● Task item:
Give every line of the listing back, exactly as written.

[Material to process — start]

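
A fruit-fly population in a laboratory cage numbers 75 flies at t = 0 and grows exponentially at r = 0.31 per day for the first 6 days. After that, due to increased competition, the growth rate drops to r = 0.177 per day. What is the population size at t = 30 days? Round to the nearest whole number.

33708 flies

Phase 1: N(6) = 75·e^(0.31×6) = 75·e^1.86 = 481.78.
Phase 2 runs for 30 − 6 = 24 days at r = 0.177.
N(30) = 481.78·e^(0.177×24) = 481.78·e^4.248 = 33707.9.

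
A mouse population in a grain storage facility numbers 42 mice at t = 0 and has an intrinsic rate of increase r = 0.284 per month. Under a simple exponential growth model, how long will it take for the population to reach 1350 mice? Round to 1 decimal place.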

[Material to process — finish]

● Finished exercise:
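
A fruit-fly population in a laboratory cage numbers 75 flies at t = 0 and grows exponentially at r = 0.31 per day for the first 6 days. After that, due to increased competition, the growth rate drops to r = 0.177 per day. What is the population size at t = 30 days? Round to the nearest whole number.

33708 flies

Phase 1: N(6) = 75·e^(0.31×6) = 75·e^1.86 = 481.78.
Phase 2 runs for 30 − 6 = 24 days at r = 0.177.
N(30) = 481.78·e^(0.177×24) = 481.78·e^4.248 = 33707.9.

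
A mouse population in a grain storage facility numbers 42 mice at t = 0 and has an intrinsic rate of increase r = 0.284 per month. Under a simple exponential growth model, how long will it take for the population to reach 1350 mice? Round to 1 decimal place.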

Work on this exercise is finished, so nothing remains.